TRY IT – Going down the listing below, print exactly each line from the one with "In radiative-transfer theory" up to and including the one with "Here l₁=5, l₂=8, l₃=7, m₁=2, m₂=-8, m₃=6.", and skip the rest.

▶

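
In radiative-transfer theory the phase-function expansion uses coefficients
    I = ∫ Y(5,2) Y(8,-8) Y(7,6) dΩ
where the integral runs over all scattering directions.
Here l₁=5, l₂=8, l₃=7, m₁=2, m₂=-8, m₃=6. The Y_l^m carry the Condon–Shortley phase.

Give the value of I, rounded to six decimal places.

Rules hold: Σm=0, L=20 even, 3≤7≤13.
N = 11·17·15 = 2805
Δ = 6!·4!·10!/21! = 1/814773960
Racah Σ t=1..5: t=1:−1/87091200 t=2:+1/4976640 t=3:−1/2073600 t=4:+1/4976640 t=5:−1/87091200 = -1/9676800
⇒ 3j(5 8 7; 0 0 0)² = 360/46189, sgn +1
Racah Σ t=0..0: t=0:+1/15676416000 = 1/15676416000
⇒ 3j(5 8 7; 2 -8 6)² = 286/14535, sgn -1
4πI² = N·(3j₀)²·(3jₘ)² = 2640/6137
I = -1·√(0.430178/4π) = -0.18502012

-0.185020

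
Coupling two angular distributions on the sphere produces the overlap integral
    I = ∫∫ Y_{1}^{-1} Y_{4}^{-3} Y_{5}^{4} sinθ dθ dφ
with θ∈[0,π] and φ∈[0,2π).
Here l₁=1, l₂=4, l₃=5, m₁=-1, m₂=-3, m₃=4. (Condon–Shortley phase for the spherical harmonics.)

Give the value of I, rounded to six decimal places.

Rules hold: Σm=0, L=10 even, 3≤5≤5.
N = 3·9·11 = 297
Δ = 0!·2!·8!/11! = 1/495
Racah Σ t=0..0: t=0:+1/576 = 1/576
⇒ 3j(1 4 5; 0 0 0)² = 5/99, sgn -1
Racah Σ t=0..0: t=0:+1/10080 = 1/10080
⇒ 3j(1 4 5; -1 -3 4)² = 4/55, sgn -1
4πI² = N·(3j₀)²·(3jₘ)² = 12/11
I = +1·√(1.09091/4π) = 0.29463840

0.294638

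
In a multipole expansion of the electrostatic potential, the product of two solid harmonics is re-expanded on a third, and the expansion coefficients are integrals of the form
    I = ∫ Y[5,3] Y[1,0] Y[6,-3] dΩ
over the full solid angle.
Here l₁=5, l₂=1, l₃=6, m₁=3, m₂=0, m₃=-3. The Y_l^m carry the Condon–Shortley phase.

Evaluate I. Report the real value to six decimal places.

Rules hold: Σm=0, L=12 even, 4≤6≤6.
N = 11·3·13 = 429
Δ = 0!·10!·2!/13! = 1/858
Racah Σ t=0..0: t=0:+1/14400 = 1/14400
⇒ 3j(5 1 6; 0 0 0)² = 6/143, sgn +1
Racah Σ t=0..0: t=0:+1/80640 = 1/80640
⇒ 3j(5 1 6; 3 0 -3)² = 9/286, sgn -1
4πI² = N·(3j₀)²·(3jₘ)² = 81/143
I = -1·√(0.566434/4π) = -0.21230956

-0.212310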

◀
▶

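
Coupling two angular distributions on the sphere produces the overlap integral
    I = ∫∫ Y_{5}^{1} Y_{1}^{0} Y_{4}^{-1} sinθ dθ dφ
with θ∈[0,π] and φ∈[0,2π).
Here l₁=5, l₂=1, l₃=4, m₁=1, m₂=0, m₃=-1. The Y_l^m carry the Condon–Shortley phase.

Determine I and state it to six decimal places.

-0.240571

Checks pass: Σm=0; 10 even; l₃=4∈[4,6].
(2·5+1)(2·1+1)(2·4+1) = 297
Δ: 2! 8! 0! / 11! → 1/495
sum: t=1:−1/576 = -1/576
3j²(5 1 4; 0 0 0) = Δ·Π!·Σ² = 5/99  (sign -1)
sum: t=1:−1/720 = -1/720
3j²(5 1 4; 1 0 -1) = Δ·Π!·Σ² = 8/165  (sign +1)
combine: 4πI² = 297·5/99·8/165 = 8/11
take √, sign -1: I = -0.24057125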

◀
▶

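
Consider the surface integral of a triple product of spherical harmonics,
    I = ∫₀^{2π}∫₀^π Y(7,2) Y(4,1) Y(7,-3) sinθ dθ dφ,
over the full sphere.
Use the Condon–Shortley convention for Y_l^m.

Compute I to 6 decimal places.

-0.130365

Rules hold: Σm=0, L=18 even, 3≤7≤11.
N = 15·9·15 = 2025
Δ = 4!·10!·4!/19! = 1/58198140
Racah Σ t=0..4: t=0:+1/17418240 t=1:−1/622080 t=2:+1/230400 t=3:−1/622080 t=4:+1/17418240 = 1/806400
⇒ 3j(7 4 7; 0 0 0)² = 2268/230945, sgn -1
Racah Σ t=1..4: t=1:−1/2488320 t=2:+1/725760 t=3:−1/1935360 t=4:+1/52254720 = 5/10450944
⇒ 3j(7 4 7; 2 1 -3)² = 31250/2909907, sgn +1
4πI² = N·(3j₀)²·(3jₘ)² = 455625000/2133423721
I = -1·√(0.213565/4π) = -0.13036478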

◀

EXERCISE SOLUTION –
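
In radiative-transfer theory the phase-function expansion uses coefficients
    I = ∫ Y(5,2) Y(8,-8) Y(7,6) dΩ
where the integral runs over all scattering directions.
Here l₁=5, l₂=8, l₃=7, m₁=2, m₂=-8, m₃=6. The Y_l^m carry the Condon–Shortley phase.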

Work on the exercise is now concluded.